Dataset content section start

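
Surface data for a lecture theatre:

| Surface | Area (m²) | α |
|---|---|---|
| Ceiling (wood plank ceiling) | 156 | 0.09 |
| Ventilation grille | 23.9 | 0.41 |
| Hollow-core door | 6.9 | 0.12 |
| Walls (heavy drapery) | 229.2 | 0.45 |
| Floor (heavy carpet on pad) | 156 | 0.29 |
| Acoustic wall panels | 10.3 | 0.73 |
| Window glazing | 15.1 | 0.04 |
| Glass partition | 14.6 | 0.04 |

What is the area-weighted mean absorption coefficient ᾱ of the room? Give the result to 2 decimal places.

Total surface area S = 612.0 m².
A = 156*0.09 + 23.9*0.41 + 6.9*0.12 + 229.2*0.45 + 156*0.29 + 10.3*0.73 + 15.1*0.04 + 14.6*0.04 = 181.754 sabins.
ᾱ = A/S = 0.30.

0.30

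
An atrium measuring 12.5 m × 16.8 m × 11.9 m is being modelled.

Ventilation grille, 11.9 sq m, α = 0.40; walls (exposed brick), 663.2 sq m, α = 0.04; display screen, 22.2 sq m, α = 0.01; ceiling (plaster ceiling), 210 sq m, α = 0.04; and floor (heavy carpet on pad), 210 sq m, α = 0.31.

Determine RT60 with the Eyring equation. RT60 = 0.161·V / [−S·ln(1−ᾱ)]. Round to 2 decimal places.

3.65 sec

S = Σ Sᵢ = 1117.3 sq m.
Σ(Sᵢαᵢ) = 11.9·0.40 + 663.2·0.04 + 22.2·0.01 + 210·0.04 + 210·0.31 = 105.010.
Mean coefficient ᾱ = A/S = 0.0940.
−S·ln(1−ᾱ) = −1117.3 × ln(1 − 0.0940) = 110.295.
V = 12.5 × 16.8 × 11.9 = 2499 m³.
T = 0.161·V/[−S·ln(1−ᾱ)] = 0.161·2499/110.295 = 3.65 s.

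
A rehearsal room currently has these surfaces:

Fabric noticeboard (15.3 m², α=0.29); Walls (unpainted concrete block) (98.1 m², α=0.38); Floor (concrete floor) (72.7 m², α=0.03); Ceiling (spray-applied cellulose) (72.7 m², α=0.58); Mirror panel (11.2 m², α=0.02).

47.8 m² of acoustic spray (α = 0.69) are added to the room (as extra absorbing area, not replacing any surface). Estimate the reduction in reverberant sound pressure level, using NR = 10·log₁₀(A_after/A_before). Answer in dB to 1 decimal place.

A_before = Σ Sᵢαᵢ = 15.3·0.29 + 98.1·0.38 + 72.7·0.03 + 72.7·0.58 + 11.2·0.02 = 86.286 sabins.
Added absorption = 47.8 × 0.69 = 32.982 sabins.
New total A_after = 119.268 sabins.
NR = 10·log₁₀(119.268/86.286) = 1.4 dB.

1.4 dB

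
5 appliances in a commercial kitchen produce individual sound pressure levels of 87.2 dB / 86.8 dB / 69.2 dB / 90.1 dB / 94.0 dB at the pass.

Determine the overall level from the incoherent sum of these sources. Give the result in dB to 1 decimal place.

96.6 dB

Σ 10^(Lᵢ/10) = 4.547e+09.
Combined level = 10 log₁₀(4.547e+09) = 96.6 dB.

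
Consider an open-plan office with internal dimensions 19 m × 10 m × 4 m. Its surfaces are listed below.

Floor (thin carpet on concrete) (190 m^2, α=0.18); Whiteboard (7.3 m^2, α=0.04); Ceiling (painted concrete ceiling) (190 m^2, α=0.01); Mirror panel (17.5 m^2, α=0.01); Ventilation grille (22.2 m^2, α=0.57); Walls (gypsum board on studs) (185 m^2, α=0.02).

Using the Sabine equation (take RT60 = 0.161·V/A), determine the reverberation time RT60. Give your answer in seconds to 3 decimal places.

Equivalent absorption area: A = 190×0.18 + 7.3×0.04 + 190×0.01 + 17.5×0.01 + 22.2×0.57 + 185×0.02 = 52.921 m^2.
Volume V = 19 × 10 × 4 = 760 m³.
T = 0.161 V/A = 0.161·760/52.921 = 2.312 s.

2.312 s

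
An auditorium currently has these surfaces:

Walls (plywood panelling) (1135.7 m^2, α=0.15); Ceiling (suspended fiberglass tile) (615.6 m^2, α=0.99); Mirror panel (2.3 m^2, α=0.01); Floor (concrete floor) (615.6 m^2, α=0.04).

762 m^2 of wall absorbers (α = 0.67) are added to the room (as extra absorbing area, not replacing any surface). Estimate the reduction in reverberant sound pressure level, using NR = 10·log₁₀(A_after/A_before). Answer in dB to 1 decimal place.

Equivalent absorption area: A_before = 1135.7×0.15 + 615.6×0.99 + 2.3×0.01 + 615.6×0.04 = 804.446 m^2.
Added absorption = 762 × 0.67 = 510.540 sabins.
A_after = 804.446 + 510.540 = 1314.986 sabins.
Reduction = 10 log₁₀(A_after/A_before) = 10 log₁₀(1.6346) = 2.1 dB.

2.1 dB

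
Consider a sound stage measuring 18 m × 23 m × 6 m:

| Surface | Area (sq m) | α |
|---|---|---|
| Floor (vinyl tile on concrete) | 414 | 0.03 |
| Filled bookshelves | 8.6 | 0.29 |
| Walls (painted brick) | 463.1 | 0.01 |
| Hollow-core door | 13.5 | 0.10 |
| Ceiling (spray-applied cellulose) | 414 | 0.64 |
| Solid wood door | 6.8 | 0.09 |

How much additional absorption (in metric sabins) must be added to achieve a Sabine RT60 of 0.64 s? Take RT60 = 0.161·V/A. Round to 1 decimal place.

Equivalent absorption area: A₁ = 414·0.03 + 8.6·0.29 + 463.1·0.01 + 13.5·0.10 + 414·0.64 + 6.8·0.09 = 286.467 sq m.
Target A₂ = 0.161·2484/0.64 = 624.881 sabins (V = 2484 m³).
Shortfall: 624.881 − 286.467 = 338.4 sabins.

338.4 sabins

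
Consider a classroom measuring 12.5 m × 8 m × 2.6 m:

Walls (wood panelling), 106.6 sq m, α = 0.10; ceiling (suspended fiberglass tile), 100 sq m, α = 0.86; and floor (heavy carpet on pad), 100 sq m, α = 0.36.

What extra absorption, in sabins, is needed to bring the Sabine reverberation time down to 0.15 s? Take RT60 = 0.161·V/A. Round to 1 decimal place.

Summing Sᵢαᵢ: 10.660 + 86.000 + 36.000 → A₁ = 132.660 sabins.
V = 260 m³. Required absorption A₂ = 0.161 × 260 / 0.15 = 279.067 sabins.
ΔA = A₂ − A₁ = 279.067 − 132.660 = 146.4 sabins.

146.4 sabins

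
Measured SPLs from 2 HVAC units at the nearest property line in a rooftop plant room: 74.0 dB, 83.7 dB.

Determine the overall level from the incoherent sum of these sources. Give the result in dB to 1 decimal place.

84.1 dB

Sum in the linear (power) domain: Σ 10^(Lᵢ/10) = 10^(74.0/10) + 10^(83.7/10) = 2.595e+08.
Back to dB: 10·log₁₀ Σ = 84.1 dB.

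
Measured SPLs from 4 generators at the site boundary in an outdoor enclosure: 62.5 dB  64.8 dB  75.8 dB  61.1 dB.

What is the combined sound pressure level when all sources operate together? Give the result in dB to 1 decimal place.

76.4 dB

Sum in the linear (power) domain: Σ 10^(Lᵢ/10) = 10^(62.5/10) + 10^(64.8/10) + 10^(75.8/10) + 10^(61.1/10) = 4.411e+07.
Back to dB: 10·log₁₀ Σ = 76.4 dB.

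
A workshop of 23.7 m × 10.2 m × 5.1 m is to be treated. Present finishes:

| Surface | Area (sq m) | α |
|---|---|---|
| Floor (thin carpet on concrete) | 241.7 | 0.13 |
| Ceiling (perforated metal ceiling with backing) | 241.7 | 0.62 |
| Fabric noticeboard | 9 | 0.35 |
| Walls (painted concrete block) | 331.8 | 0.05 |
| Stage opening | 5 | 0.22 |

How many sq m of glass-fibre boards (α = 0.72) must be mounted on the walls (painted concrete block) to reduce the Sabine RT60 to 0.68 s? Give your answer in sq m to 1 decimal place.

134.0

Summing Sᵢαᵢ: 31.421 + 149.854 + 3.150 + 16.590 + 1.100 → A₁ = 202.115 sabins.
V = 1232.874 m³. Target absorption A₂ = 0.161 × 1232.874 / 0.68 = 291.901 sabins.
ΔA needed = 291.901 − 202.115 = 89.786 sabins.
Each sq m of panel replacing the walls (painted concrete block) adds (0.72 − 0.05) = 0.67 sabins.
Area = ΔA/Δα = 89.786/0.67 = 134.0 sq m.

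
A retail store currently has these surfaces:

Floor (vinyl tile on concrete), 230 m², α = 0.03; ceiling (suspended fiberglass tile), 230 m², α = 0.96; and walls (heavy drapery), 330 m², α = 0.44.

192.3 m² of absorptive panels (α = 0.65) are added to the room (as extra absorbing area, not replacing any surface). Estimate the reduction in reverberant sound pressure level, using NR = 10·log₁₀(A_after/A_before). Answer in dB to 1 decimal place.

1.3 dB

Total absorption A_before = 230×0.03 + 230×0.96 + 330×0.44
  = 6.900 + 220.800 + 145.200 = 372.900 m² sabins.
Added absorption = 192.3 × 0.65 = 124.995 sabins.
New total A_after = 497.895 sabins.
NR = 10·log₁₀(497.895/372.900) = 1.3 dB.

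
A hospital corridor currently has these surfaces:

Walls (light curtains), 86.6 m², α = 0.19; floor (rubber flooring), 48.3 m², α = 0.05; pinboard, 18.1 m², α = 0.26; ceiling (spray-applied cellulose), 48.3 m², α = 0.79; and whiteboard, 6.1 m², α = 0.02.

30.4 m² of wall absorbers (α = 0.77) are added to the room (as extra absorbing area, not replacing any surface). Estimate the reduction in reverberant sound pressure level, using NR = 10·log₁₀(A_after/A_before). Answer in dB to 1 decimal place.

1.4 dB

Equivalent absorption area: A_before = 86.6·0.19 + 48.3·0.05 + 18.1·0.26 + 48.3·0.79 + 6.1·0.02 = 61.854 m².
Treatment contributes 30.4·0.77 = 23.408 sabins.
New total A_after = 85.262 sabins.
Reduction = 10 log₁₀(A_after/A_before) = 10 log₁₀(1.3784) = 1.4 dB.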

Dataset content section end

In the listing above, find each line containing "Fabric" and copy it.

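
Fabric noticeboard (15.3 m², α=0.29); Walls (unpainted concrete block) (98.1 m², α=0.38); Floor (concrete floor) (72.7 m², α=0.03); Ceiling (spray-applied cellulose) (72.7 m², α=0.58); Mirror panel (11.2 m², α=0.02).
| Fabric noticeboard | 9 | 0.35 |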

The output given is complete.